[[ DATA EXTRACTS, beginning ]]

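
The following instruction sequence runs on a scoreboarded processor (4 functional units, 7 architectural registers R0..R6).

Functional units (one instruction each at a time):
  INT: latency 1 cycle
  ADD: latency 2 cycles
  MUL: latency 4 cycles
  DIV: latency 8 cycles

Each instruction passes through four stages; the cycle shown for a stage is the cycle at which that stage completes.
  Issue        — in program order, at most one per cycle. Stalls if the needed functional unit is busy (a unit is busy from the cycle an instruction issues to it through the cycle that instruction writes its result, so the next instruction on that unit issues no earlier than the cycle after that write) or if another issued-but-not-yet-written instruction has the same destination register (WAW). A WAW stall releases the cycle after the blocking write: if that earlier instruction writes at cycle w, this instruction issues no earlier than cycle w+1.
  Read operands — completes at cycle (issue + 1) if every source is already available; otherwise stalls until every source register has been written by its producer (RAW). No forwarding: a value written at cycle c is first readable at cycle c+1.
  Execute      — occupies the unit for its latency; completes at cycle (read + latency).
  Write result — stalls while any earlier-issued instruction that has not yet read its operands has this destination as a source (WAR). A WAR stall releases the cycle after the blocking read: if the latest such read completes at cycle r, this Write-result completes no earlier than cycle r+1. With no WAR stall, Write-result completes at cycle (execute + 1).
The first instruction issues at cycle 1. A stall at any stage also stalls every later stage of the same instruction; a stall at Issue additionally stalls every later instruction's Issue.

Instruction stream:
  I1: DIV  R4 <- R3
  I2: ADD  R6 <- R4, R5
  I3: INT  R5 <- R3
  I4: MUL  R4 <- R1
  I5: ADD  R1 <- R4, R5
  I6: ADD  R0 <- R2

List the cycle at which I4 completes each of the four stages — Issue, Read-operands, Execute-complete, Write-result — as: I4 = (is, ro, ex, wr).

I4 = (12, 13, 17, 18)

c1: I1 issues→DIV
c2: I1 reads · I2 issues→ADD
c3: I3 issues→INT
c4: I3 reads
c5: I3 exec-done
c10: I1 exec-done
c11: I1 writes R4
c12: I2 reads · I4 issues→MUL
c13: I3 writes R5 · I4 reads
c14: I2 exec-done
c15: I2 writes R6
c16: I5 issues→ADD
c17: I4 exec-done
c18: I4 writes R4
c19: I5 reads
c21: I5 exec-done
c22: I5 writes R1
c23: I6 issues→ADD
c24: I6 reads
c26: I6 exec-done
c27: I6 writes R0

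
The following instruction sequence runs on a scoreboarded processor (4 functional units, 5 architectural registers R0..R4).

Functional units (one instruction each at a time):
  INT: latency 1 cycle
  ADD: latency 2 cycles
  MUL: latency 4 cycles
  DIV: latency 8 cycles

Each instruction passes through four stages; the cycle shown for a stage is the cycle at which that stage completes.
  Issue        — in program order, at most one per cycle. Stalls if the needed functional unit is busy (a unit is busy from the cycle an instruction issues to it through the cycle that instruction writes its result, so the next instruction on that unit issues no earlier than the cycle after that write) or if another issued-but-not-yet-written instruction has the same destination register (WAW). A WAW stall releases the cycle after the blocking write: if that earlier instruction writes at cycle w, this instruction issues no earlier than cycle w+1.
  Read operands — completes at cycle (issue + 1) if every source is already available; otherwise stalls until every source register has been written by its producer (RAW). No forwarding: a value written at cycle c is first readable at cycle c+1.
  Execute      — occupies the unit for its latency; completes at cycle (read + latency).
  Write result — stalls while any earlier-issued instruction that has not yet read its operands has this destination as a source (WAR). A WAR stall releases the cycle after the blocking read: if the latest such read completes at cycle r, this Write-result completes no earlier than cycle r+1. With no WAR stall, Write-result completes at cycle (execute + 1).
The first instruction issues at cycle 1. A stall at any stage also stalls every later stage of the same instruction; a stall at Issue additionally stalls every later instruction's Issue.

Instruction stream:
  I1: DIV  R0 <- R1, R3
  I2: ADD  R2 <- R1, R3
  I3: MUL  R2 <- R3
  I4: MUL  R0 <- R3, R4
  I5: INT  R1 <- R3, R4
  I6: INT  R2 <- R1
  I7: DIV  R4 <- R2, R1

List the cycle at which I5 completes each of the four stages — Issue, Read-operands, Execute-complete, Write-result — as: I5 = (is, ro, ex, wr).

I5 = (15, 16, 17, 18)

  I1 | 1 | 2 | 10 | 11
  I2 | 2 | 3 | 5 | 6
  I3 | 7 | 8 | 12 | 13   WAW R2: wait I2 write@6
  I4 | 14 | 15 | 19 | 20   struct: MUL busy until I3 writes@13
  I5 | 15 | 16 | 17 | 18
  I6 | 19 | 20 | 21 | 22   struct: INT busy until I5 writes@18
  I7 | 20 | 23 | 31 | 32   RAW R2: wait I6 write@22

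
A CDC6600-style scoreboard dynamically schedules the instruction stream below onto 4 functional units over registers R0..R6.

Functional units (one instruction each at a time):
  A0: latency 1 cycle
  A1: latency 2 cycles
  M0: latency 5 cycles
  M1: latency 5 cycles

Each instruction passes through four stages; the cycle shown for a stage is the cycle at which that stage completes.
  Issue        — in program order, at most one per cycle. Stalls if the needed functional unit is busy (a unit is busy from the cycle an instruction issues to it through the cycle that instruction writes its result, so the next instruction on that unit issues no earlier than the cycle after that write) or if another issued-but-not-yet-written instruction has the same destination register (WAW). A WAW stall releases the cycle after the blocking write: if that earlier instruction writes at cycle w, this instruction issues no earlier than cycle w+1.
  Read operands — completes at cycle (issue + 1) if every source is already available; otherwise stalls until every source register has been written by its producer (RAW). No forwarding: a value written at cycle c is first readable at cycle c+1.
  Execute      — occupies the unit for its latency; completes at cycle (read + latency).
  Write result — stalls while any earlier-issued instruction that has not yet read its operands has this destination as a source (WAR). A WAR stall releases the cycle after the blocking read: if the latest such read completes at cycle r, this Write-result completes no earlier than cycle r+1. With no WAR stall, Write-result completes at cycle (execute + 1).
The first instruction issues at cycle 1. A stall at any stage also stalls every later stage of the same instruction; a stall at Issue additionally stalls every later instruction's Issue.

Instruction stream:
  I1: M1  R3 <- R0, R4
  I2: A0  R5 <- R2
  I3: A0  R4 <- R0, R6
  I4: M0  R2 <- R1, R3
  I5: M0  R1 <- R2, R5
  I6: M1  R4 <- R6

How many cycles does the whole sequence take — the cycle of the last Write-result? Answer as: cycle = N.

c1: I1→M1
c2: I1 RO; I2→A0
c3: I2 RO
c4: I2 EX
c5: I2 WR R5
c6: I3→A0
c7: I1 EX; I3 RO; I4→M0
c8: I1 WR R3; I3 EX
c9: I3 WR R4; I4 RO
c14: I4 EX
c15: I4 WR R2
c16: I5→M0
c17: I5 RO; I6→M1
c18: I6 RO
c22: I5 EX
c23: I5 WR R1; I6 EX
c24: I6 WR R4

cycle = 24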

[[ DATA EXTRACTS, end ]]
[[ DATA EXTRACTS, beginning ]]

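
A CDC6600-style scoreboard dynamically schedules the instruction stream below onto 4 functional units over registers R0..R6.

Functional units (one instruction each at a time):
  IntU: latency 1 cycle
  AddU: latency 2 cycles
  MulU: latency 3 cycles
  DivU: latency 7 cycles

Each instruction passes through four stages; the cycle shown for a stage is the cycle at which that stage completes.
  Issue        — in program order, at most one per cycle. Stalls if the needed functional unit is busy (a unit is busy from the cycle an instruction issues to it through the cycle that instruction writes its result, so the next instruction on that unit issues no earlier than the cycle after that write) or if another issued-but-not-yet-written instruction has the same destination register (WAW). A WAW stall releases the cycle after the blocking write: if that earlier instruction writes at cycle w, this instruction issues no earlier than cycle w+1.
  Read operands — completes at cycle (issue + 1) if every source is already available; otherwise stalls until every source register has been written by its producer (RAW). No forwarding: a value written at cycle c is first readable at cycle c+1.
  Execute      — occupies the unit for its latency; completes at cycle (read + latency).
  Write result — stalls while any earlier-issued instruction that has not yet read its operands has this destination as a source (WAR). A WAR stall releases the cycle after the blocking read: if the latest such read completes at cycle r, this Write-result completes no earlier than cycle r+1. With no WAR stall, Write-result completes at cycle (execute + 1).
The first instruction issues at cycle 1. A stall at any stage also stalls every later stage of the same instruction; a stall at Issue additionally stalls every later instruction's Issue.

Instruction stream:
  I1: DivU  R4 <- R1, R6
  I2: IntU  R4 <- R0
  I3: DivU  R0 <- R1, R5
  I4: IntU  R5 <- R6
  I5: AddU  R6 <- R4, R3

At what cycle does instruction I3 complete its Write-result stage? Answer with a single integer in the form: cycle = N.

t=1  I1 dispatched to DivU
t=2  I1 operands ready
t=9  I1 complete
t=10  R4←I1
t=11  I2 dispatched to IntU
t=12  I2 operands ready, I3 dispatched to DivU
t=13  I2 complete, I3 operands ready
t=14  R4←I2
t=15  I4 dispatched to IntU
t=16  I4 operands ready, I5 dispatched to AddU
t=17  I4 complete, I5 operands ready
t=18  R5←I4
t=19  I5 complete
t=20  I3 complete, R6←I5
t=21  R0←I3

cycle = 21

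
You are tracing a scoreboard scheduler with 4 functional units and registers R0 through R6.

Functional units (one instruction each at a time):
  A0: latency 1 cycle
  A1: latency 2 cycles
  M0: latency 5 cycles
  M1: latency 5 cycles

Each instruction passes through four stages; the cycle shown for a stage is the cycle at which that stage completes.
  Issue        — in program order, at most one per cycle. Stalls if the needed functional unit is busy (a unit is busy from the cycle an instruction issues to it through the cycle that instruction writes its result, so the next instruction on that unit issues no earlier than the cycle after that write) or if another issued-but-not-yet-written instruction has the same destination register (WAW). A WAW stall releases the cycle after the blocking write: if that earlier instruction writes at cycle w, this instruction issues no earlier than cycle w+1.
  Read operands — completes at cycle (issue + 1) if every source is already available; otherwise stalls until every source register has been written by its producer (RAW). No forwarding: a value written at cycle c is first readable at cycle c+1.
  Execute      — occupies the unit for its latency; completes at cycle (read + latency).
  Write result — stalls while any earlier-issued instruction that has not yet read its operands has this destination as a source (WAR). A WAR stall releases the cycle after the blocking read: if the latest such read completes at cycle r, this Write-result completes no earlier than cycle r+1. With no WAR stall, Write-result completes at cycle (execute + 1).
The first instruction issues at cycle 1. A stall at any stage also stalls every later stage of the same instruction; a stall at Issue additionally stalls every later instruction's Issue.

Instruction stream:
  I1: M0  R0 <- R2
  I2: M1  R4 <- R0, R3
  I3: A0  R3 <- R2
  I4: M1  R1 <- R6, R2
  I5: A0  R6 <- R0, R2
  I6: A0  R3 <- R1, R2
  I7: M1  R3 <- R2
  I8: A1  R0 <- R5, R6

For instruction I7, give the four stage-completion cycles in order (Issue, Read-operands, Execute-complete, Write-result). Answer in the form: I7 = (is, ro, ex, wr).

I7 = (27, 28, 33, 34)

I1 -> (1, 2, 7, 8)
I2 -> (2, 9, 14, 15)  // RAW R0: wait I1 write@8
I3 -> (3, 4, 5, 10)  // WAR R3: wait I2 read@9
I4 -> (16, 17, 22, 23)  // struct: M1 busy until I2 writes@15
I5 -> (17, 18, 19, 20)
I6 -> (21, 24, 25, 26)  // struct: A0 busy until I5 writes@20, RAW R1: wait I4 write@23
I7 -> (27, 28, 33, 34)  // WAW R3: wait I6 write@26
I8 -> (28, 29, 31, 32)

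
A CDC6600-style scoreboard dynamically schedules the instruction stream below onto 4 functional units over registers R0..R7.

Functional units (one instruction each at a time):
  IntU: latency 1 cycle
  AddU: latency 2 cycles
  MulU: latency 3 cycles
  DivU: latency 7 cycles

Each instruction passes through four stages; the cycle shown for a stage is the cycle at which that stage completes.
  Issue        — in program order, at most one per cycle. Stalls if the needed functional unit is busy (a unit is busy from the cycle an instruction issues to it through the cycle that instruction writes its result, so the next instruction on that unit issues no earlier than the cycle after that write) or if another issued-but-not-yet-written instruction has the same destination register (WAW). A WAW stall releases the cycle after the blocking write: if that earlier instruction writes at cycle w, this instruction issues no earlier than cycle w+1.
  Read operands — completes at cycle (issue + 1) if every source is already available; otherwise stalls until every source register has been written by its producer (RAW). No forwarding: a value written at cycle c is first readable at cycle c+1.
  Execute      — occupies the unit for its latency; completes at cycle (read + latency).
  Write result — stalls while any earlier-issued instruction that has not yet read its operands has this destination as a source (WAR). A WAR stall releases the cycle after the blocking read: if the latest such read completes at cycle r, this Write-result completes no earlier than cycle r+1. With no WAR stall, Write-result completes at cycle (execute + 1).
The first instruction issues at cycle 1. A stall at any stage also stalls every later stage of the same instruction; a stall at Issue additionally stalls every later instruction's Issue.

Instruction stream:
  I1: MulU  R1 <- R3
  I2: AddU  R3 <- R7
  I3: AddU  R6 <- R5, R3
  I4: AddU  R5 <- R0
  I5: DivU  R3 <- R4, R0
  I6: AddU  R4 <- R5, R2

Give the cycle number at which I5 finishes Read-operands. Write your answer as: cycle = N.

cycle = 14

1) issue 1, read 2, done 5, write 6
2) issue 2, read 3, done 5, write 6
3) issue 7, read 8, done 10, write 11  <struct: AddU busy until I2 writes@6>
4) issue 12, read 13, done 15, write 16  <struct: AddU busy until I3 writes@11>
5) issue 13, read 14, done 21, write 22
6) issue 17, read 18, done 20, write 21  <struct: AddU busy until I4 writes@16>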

[[ DATA EXTRACTS, end ]]
[[ DATA EXTRACTS, beginning ]]

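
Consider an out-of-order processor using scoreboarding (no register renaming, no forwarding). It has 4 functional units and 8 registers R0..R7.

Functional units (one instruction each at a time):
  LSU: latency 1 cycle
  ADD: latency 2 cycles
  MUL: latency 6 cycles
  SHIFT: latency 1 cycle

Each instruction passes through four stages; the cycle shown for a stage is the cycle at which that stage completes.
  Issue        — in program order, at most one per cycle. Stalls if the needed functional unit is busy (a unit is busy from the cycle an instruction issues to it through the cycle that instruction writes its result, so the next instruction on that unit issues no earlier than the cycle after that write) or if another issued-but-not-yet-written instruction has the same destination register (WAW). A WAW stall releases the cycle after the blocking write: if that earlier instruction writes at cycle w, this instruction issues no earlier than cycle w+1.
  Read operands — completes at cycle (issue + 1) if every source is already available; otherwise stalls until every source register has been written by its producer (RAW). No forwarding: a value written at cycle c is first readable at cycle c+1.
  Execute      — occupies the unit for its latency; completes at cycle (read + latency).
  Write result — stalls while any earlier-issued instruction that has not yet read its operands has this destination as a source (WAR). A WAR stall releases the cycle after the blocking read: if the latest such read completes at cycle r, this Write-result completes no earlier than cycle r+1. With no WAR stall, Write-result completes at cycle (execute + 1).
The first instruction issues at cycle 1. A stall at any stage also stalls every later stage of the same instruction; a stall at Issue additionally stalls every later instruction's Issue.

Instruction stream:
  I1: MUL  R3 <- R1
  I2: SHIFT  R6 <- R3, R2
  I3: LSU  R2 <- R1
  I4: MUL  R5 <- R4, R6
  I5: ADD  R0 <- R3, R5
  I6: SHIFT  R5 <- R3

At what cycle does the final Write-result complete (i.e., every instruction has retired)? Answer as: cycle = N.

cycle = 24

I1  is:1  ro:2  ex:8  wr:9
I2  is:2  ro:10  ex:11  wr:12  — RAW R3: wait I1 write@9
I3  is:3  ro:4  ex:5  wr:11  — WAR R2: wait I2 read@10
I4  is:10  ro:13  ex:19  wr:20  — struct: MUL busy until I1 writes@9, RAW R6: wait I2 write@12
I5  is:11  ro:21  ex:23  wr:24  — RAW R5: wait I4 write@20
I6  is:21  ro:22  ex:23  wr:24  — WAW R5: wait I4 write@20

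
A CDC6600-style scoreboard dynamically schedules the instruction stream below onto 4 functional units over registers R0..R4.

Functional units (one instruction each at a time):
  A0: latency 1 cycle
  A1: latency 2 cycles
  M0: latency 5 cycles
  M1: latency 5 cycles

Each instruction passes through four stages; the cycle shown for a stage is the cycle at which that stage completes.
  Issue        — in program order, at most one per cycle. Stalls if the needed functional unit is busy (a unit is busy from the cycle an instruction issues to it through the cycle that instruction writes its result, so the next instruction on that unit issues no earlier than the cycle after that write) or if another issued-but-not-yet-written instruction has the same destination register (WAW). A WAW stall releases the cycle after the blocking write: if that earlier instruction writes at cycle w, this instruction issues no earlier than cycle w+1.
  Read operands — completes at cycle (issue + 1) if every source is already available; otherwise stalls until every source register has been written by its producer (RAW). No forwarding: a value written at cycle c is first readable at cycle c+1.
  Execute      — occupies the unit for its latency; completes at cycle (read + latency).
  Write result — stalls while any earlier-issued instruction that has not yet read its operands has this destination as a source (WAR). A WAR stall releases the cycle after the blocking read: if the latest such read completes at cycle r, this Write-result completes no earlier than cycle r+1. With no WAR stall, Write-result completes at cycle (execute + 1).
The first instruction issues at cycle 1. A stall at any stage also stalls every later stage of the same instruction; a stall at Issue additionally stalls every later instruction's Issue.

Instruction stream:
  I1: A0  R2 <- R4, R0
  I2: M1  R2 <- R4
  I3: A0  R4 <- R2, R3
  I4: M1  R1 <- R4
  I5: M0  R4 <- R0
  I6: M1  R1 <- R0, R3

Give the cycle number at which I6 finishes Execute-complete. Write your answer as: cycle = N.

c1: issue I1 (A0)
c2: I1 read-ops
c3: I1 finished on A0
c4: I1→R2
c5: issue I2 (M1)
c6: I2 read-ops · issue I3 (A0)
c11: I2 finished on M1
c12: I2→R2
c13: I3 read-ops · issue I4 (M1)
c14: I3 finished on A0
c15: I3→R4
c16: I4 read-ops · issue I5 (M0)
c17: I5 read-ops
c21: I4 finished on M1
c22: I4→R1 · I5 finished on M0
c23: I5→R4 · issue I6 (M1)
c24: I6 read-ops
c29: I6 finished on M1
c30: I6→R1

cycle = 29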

[[ DATA EXTRACTS, end ]]

_WHAT IS NEEDED_
Find the string "dynamically" in the material above, and report every line where it occurs.

_EXPECTED OUTPUT_
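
A CDC6600-style scoreboard dynamically schedules the instruction stream below onto 4 functional units over registers R0..R6.
A CDC6600-style scoreboard dynamically schedules the instruction stream below onto 4 functional units over registers R0..R6.
A CDC6600-style scoreboard dynamically schedules the instruction stream below onto 4 functional units over registers R0..R7.
A CDC6600-style scoreboard dynamically schedules the instruction stream below onto 4 functional units over registers R0..R4.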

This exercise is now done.